Take the data below and repeat it exactly.

[Saved entries]
+ + +

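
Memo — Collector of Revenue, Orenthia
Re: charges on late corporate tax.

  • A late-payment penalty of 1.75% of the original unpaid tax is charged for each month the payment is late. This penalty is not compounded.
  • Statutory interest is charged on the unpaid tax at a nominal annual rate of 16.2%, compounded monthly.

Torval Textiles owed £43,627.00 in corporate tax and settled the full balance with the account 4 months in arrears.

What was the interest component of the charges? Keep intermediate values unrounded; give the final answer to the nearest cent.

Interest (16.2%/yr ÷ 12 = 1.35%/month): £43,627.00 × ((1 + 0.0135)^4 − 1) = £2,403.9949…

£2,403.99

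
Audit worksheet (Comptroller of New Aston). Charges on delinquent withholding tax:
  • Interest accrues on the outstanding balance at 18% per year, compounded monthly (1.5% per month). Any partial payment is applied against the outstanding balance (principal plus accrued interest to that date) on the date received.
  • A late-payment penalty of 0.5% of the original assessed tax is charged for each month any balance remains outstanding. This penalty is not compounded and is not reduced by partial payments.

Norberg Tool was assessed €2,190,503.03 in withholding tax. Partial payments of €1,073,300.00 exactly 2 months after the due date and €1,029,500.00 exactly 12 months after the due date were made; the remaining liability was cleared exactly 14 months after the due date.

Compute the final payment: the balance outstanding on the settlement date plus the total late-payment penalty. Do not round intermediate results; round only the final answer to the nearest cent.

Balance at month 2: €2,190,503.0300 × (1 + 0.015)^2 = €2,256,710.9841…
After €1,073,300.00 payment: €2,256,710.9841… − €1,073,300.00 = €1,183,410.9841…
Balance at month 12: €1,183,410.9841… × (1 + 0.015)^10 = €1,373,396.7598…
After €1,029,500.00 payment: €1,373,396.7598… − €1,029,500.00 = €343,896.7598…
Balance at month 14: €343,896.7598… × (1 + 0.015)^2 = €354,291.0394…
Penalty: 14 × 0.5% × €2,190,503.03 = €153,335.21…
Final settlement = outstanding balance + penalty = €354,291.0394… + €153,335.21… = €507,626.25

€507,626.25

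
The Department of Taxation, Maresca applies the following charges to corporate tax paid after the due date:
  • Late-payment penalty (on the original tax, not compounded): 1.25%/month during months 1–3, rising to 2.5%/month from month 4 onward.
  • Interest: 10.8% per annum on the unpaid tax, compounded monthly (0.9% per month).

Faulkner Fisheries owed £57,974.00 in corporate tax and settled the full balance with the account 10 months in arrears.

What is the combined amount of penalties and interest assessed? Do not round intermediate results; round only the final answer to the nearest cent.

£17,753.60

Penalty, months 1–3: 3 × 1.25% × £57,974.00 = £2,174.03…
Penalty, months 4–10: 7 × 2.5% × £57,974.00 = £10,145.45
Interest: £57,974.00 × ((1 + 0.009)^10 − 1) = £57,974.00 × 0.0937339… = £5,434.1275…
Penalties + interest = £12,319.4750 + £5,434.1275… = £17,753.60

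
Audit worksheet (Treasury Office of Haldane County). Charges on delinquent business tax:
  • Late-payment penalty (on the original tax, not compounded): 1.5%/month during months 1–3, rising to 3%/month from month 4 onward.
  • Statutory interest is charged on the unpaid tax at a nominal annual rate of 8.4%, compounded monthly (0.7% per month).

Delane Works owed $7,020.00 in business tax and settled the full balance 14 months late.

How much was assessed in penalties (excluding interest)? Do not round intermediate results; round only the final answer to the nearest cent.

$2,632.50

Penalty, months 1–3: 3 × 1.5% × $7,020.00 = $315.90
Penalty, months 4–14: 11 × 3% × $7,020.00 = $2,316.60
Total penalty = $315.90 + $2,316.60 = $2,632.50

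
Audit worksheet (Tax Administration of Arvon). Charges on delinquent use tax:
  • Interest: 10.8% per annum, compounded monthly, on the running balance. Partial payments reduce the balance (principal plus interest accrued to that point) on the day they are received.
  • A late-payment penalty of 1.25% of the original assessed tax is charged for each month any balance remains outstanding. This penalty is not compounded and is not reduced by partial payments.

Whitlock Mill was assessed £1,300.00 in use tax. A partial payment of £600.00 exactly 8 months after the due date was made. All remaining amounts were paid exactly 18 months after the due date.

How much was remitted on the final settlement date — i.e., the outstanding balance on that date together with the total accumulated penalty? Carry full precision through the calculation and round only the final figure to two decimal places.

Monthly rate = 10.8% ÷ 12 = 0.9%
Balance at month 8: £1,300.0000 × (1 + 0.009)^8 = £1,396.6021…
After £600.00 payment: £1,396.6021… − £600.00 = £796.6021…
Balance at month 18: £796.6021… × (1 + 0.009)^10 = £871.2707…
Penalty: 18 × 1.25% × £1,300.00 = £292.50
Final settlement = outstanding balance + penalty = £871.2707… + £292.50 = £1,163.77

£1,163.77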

+ + +

> _Your response_
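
Memo — Collector of Revenue, Orenthia
Re: charges on late corporate tax.

  • A late-payment penalty of 1.75% of the original unpaid tax is charged for each month the payment is late. This penalty is not compounded.
  • Statutory interest is charged on the unpaid tax at a nominal annual rate of 16.2%, compounded monthly.

Torval Textiles owed £43,627.00 in corporate tax and settled the full balance with the account 4 months in arrears.

What was the interest component of the charges? Keep intermediate values unrounded; give the final answer to the nearest cent.

Interest (16.2%/yr ÷ 12 = 1.35%/month): £43,627.00 × ((1 + 0.0135)^4 − 1) = £2,403.9949…

£2,403.99

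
Audit worksheet (Comptroller of New Aston). Charges on delinquent withholding tax:
  • Interest accrues on the outstanding balance at 18% per year, compounded monthly (1.5% per month). Any partial payment is applied against the outstanding balance (principal plus accrued interest to that date) on the date received.
  • A late-payment penalty of 0.5% of the original assessed tax is charged for each month any balance remains outstanding. This penalty is not compounded and is not reduced by partial payments.

Norberg Tool was assessed €2,190,503.03 in withholding tax. Partial payments of €1,073,300.00 exactly 2 months after the due date and €1,029,500.00 exactly 12 months after the due date were made; the remaining liability was cleared exactly 14 months after the due date.

Compute the final payment: the balance outstanding on the settlement date plus the total late-payment penalty. Do not round intermediate results; round only the final answer to the nearest cent.

Balance at month 2: €2,190,503.0300 × (1 + 0.015)^2 = €2,256,710.9841…
After €1,073,300.00 payment: €2,256,710.9841… − €1,073,300.00 = €1,183,410.9841…
Balance at month 12: €1,183,410.9841… × (1 + 0.015)^10 = €1,373,396.7598…
After €1,029,500.00 payment: €1,373,396.7598… − €1,029,500.00 = €343,896.7598…
Balance at month 14: €343,896.7598… × (1 + 0.015)^2 = €354,291.0394…
Penalty: 14 × 0.5% × €2,190,503.03 = €153,335.21…
Final settlement = outstanding balance + penalty = €354,291.0394… + €153,335.21… = €507,626.25

€507,626.25

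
The Department of Taxation, Maresca applies the following charges to corporate tax paid after the due date:
  • Late-payment penalty (on the original tax, not compounded): 1.25%/month during months 1–3, rising to 2.5%/month from month 4 onward.
  • Interest: 10.8% per annum on the unpaid tax, compounded monthly (0.9% per month).

Faulkner Fisheries owed £57,974.00 in corporate tax and settled the full balance with the account 10 months in arrears.

What is the combined amount of penalties and interest assessed? Do not round intermediate results; round only the final answer to the nearest cent.

£17,753.60

Penalty, months 1–3: 3 × 1.25% × £57,974.00 = £2,174.03…
Penalty, months 4–10: 7 × 2.5% × £57,974.00 = £10,145.45
Interest: £57,974.00 × ((1 + 0.009)^10 − 1) = £57,974.00 × 0.0937339… = £5,434.1275…
Penalties + interest = £12,319.4750 + £5,434.1275… = £17,753.60

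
Audit worksheet (Treasury Office of Haldane County). Charges on delinquent business tax:
  • Late-payment penalty (on the original tax, not compounded): 1.5%/month during months 1–3, rising to 3%/month from month 4 onward.
  • Statutory interest is charged on the unpaid tax at a nominal annual rate of 8.4%, compounded monthly (0.7% per month).

Delane Works owed $7,020.00 in business tax and settled the full balance 14 months late.

How much was assessed in penalties (excluding interest)? Do not round intermediate results; round only the final answer to the nearest cent.

$2,632.50

Penalty, months 1–3: 3 × 1.5% × $7,020.00 = $315.90
Penalty, months 4–14: 11 × 3% × $7,020.00 = $2,316.60
Total penalty = $315.90 + $2,316.60 = $2,632.50

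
Audit worksheet (Tax Administration of Arvon). Charges on delinquent use tax:
  • Interest: 10.8% per annum, compounded monthly, on the running balance. Partial payments reduce the balance (principal plus interest accrued to that point) on the day they are received.
  • A late-payment penalty of 1.25% of the original assessed tax is charged for each month any balance remains outstanding. This penalty is not compounded and is not reduced by partial payments.

Whitlock Mill was assessed £1,300.00 in use tax. A partial payment of £600.00 exactly 8 months after the due date was made. All remaining amounts were paid exactly 18 months after the due date.

How much was remitted on the final settlement date — i.e., the outstanding balance on that date together with the total accumulated penalty? Carry full precision through the calculation and round only the final figure to two decimal places.

Monthly rate = 10.8% ÷ 12 = 0.9%
Balance at month 8: £1,300.0000 × (1 + 0.009)^8 = £1,396.6021…
After £600.00 payment: £1,396.6021… − £600.00 = £796.6021…
Balance at month 18: £796.6021… × (1 + 0.009)^10 = £871.2707…
Penalty: 18 × 1.25% × £1,300.00 = £292.50
Final settlement = outstanding balance + penalty = £871.2707… + £292.50 = £1,163.77

£1,163.77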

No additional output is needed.